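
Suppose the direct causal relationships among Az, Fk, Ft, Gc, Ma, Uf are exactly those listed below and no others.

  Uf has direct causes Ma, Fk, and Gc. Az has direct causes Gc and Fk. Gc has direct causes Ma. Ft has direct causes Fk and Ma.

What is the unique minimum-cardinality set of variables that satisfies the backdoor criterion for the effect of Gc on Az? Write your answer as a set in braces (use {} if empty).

{}

Variables eligible for adjustment (non-descendants of Gc, excluding Gc and Az): {Fk, Ft, Ma}.
Backdoor paths from Gc to Az:
  P1: Gc <- Ma -> Uf <- Fk -> Az
  P2: Gc <- Ma -> Ft <- Fk -> Az
Each backdoor path contains an unconditioned collider, so every path is already blocked with the empty conditioning set:
  P1: blocked at collider Uf (neither it nor any descendant is in the conditioning set).
  P2: blocked at collider Ft (neither it nor any descendant is in the conditioning set).
The empty set is therefore the unique smallest valid set.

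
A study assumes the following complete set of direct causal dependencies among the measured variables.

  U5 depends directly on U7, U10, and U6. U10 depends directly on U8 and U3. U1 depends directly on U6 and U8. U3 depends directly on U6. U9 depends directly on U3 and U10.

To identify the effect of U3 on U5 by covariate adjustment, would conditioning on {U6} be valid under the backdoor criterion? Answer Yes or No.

Backdoor paths from U3 to U5 (paths whose first edge points into U3):
  P1: U3 <- U6 -> U1 <- U8 -> U10 -> U5
  P2: U3 <- U6 -> U5
Condition 1 (no descendant of U3 in the set): holds — descendants of U3 are {U10, U5, U9}; none are in {U6}.
Condition 2 (every backdoor path blocked by {U6}):
  P1: blocked at fork node U6 ∈ conditioning set.
  P2: blocked at fork node U6 ∈ conditioning set.
{U6} satisfies the backdoor criterion.

Yes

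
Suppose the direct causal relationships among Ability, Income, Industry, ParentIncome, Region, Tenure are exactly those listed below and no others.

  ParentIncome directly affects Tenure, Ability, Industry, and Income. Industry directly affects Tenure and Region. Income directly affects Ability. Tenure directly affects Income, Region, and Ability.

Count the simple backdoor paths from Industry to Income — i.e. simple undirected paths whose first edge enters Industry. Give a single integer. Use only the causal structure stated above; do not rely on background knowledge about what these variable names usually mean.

5

A backdoor path from Industry to Income is any simple undirected path whose first edge points into Industry (i.e. leaves Industry via a parent).
Parents of Industry: {ParentIncome}.
Enumerating:
  P1: Industry <- ParentIncome -> Tenure -> Income
  P2: Industry <- ParentIncome -> Tenure -> Ability <- Income
  P3: Industry <- ParentIncome -> Income
  P4: Industry <- ParentIncome -> Ability <- Tenure -> Income
  P5: Industry <- ParentIncome -> Ability <- Income
That exhausts the simple backdoor paths. Count: 5.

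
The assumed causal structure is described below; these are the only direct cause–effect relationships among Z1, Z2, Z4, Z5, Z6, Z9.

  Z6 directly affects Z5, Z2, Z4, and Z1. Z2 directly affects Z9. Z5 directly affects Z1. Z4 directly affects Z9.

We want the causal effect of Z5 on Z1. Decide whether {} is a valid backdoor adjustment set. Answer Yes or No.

No

Backdoor paths from Z5 to Z1 (paths whose first edge points into Z5):
  P1: Z5 <- Z6 -> Z1
Condition 1 (no descendant of Z5 in the set): holds — descendants of Z5 are {Z1}; none are in {}.
Condition 2 (every backdoor path blocked by {}):
  P1: open — no interior node is in the conditioning set.
{} does not satisfy the backdoor criterion.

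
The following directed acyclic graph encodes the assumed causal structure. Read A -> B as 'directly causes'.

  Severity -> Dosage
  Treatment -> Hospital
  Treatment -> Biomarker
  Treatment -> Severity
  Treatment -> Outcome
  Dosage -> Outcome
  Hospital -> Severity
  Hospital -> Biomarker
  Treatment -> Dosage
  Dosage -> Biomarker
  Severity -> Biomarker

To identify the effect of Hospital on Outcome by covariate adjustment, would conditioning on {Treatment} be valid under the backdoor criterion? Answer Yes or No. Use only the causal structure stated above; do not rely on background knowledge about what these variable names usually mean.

Backdoor paths from Hospital to Outcome (paths whose first edge points into Hospital):
  P1: Hospital <- Treatment -> Severity -> Dosage -> Outcome
  P2: Hospital <- Treatment -> Severity -> Biomarker <- Dosage -> Outcome
  P3: Hospital <- Treatment -> Dosage -> Outcome
  P4: Hospital <- Treatment -> Outcome
  P5: Hospital <- Treatment -> Biomarker <- Severity -> Dosage -> Outcome
  P6: Hospital <- Treatment -> Biomarker <- Dosage -> Outcome
Condition 1 (no descendant of Hospital in the set): holds — descendants of Hospital are {Biomarker, Dosage, Outcome, Severity}; none are in {Treatment}.
Condition 2 (every backdoor path blocked by {Treatment}):
  P1: blocked at fork node Treatment ∈ conditioning set.
  P2: blocked at fork node Treatment ∈ conditioning set.
  P3: blocked at fork node Treatment ∈ conditioning set.
  P4: blocked at fork node Treatment ∈ conditioning set.
  P5: blocked at fork node Treatment ∈ conditioning set.
  P6: blocked at fork node Treatment ∈ conditioning set.
{Treatment} satisfies the backdoor criterion.

Yes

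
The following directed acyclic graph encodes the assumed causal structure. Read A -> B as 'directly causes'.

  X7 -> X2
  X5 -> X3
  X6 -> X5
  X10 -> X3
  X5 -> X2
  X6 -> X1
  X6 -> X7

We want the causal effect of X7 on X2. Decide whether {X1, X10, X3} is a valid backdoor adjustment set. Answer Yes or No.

Backdoor paths from X7 to X2 (paths whose first edge points into X7):
  P1: X7 <- X6 -> X5 -> X2
Condition 1 (no descendant of X7 in the set): holds — descendants of X7 are {X2}; none are in {X1, X10, X3}.
Condition 2 (every backdoor path blocked by {X1, X10, X3}):
  P1: open — no interior node is in the conditioning set.
{X1, X10, X3} does not satisfy the backdoor criterion.

No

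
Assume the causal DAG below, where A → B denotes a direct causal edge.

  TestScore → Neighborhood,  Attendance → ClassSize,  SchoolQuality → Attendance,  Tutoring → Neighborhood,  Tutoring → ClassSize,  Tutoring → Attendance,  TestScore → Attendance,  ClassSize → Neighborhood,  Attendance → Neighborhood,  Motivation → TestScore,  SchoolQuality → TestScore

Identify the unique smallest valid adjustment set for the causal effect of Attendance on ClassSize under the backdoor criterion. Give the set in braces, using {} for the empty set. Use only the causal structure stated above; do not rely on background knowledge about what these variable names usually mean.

Variables eligible for adjustment (non-descendants of Attendance, excluding Attendance and ClassSize): {Motivation, SchoolQuality, TestScore, Tutoring}.
Backdoor paths from Attendance to ClassSize:
  P1: Attendance <- SchoolQuality -> TestScore -> Neighborhood <- Tutoring -> ClassSize
  P2: Attendance <- SchoolQuality -> TestScore -> Neighborhood <- ClassSize
  P3: Attendance <- Tutoring -> ClassSize
  P4: Attendance <- Tutoring -> Neighborhood <- ClassSize
  P5: Attendance <- TestScore -> Neighborhood <- Tutoring -> ClassSize
  P6: Attendance <- TestScore -> Neighborhood <- ClassSize
The empty set is not sufficient: P3 (Attendance <- Tutoring -> ClassSize) has no collider blocking it and no conditioned non-collider, so it is open.
Try {Tutoring}:
  P1: blocked at collider Neighborhood (neither it nor any descendant is in the conditioning set).
  P2: blocked at collider Neighborhood (neither it nor any descendant is in the conditioning set).
  P3: blocked at fork node Tutoring ∈ conditioning set.
  P4: blocked at fork node Tutoring ∈ conditioning set.
  P5: blocked at collider Neighborhood (neither it nor any descendant is in the conditioning set).
  P6: blocked at collider Neighborhood (neither it nor any descendant is in the conditioning set).
{Tutoring} contains no descendant of Attendance and blocks every backdoor path.
No other singleton works — e.g. {SchoolQuality} leaves P3 open — so {Tutoring} is the unique smallest valid adjustment set.

{Tutoring}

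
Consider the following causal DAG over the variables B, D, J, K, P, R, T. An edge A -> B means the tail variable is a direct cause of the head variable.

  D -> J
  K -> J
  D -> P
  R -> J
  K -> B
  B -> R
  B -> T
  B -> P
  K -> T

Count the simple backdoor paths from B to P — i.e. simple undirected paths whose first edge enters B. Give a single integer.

A backdoor path from B to P is any simple undirected path whose first edge points into B (i.e. leaves B via a parent).
Parents of B: {K}.
Enumerating:
  P1: B <- K -> J <- D -> P
That exhausts the simple backdoor paths. Count: 1.

1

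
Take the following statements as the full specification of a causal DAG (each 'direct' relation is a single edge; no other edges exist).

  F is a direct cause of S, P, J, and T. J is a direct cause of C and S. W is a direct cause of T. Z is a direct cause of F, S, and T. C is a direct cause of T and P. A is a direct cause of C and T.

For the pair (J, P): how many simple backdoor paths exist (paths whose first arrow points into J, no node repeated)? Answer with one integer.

A backdoor path from J to P is any simple undirected path whose first edge points into J (i.e. leaves J via a parent).
Parents of J: {F}.
Enumerating:
  P1: J <- F <- Z -> T <- A -> C -> P
  P2: J <- F <- Z -> T <- C -> P
  P3: J <- F -> S <- Z -> T <- A -> C -> P
  P4: J <- F -> S <- Z -> T <- C -> P
  P5: J <- F -> P
  P6: J <- F -> T <- A -> C -> P
  P7: J <- F -> T <- C -> P
That exhausts the simple backdoor paths. Count: 7.

7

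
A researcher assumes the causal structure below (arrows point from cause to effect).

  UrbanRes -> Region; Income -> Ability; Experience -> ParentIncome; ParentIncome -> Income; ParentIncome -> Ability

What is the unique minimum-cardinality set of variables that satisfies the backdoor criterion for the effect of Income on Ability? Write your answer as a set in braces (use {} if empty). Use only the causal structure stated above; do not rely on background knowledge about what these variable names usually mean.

Variables eligible for adjustment (non-descendants of Income, excluding Income and Ability): {Experience, ParentIncome, Region, UrbanRes}.
Backdoor paths from Income to Ability:
  P1: Income <- ParentIncome -> Ability
The empty set is not sufficient: P1 (Income <- ParentIncome -> Ability) has no collider blocking it and no conditioned non-collider, so it is open.
Try {ParentIncome}:
  P1: blocked at fork node ParentIncome ∈ conditioning set.
{ParentIncome} contains no descendant of Income and blocks every backdoor path.
No other singleton works — e.g. {Experience} leaves P1 open — so {ParentIncome} is the unique smallest valid adjustment set.

{ParentIncome}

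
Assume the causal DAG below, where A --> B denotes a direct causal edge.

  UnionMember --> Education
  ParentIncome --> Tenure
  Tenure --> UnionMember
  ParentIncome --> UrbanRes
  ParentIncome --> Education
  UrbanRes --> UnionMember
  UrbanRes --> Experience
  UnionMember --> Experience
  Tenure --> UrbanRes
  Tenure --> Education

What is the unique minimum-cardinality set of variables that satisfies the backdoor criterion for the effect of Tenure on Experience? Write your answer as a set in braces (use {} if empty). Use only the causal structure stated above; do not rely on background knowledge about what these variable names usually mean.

{ParentIncome}

Variables eligible for adjustment (non-descendants of Tenure, excluding Tenure and Experience): {ParentIncome}.
Backdoor paths from Tenure to Experience:
  P1: Tenure <- ParentIncome -> UrbanRes -> UnionMember -> Experience
  P2: Tenure <- ParentIncome -> UrbanRes -> Experience
  P3: Tenure <- ParentIncome -> Education <- UnionMember <- UrbanRes -> Experience
  P4: Tenure <- ParentIncome -> Education <- UnionMember -> Experience
The empty set is not sufficient: P1 (Tenure <- ParentIncome -> UrbanRes -> UnionMember -> Experience) has no collider blocking it and no conditioned non-collider, so it is open.
Try {ParentIncome}:
  P1: blocked at fork node ParentIncome ∈ conditioning set.
  P2: blocked at fork node ParentIncome ∈ conditioning set.
  P3: blocked at fork node ParentIncome ∈ conditioning set.
  P4: blocked at fork node ParentIncome ∈ conditioning set.
{ParentIncome} contains no descendant of Tenure and blocks every backdoor path.
{ParentIncome} is the unique smallest valid adjustment set.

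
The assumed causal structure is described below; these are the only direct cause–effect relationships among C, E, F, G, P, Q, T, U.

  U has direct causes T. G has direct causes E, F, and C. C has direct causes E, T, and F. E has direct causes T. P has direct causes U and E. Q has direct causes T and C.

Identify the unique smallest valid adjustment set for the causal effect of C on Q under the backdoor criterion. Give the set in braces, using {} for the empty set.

{T}

Variables eligible for adjustment (non-descendants of C, excluding C and Q): {E, F, P, T, U}.
Backdoor paths from C to Q:
  P1: C <- T -> Q
  P2: C <- F -> G <- E <- T -> Q
  P3: C <- F -> G <- E -> P <- U <- T -> Q
  P4: C <- E <- T -> Q
  P5: C <- E -> P <- U <- T -> Q
The empty set is not sufficient: P1 (C <- T -> Q) has no collider blocking it and no conditioned non-collider, so it is open.
Try {T}:
  P1: blocked at fork node T ∈ conditioning set.
  P2: blocked at collider G (neither it nor any descendant is in the conditioning set).
  P3: blocked at collider G (neither it nor any descendant is in the conditioning set).
  P4: blocked at fork node T ∈ conditioning set.
  P5: blocked at collider P (neither it nor any descendant is in the conditioning set).
{T} contains no descendant of C and blocks every backdoor path.
No other singleton works — e.g. {F} leaves P1 open — so {T} is the unique smallest valid adjustment set.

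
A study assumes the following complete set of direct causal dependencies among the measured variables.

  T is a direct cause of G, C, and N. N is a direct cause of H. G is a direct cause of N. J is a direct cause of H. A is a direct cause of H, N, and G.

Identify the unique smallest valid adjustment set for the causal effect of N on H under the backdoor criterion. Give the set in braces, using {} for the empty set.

Variables eligible for adjustment (non-descendants of N, excluding N and H): {A, C, G, J, T}.
Backdoor paths from N to H:
  P1: N <- A -> H
  P2: N <- T -> G <- A -> H
  P3: N <- G <- A -> H
The empty set is not sufficient: P1 (N <- A -> H) has no collider blocking it and no conditioned non-collider, so it is open.
Try {A}:
  P1: blocked at fork node A ∈ conditioning set.
  P2: blocked at collider G (neither it nor any descendant is in the conditioning set).
  P3: blocked at fork node A ∈ conditioning set.
{A} contains no descendant of N and blocks every backdoor path.
No other singleton works — e.g. {T} leaves P1 open — so {A} is the unique smallest valid adjustment set.

{A}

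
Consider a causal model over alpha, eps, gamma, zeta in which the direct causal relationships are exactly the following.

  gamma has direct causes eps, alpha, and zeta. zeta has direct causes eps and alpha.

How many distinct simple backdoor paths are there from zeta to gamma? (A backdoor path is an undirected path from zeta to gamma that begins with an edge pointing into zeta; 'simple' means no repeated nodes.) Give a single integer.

2

A backdoor path from zeta to gamma is any simple undirected path whose first edge points into zeta (i.e. leaves zeta via a parent).
Parents of zeta: {alpha, eps}.
Enumerating:
  P1: zeta <- alpha -> gamma
  P2: zeta <- eps -> gamma
That exhausts the simple backdoor paths. Count: 2.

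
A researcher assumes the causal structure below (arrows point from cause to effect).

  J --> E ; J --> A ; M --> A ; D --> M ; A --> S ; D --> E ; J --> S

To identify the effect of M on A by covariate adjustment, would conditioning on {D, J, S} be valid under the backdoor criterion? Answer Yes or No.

No

Backdoor paths from M to A (paths whose first edge points into M):
  P1: M <- D -> E <- J -> A
  P2: M <- D -> E <- J -> S <- A
Condition 1 (no descendant of M in the set): FAILS — S is a descendant of M.
Condition 2 (every backdoor path blocked by {D, J, S}):
  P1: blocked at fork node D ∈ conditioning set.
  P2: blocked at fork node D ∈ conditioning set.
{D, J, S} does not satisfy the backdoor criterion.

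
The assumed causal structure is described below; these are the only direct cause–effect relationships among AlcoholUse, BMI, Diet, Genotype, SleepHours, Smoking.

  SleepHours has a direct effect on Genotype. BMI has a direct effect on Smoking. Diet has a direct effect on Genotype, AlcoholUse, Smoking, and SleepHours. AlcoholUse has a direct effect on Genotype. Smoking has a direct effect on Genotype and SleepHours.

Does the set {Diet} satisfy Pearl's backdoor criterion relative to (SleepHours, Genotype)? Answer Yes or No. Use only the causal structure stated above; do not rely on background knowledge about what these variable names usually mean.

Backdoor paths from SleepHours to Genotype (paths whose first edge points into SleepHours):
  P1: SleepHours <- Diet -> AlcoholUse -> Genotype
  P2: SleepHours <- Diet -> Smoking -> Genotype
  P3: SleepHours <- Diet -> Genotype
  P4: SleepHours <- Smoking <- Diet -> AlcoholUse -> Genotype
  P5: SleepHours <- Smoking <- Diet -> Genotype
  P6: SleepHours <- Smoking -> Genotype
Condition 1 (no descendant of SleepHours in the set): holds — descendants of SleepHours are {Genotype}; none are in {Diet}.
Condition 2 (every backdoor path blocked by {Diet}):
  P1: blocked at fork node Diet ∈ conditioning set.
  P2: blocked at fork node Diet ∈ conditioning set.
  P3: blocked at fork node Diet ∈ conditioning set.
  P4: blocked at fork node Diet ∈ conditioning set.
  P5: blocked at fork node Diet ∈ conditioning set.
  P6: open — no interior node is in the conditioning set.
{Diet} does not satisfy the backdoor criterion.

No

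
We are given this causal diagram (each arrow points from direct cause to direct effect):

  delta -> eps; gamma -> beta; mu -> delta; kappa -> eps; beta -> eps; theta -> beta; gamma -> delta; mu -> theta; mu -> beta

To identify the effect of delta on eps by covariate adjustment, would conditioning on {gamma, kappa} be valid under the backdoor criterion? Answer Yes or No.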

+-------+

**Instructions to follow:**
Your answer should be the lines of the records that hold the string "described".

**Response:**
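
The assumed causal structure is described below; these are the only direct cause–effect relationships among Z1, Z2, Z4, Z5, Z6, Z9.
The assumed causal structure is described below; these are the only direct cause–effect relationships among C, E, F, G, P, Q, T, U.
The assumed causal structure is described below; these are the only direct cause–effect relationships among AlcoholUse, BMI, Diet, Genotype, SleepHours, Smoking.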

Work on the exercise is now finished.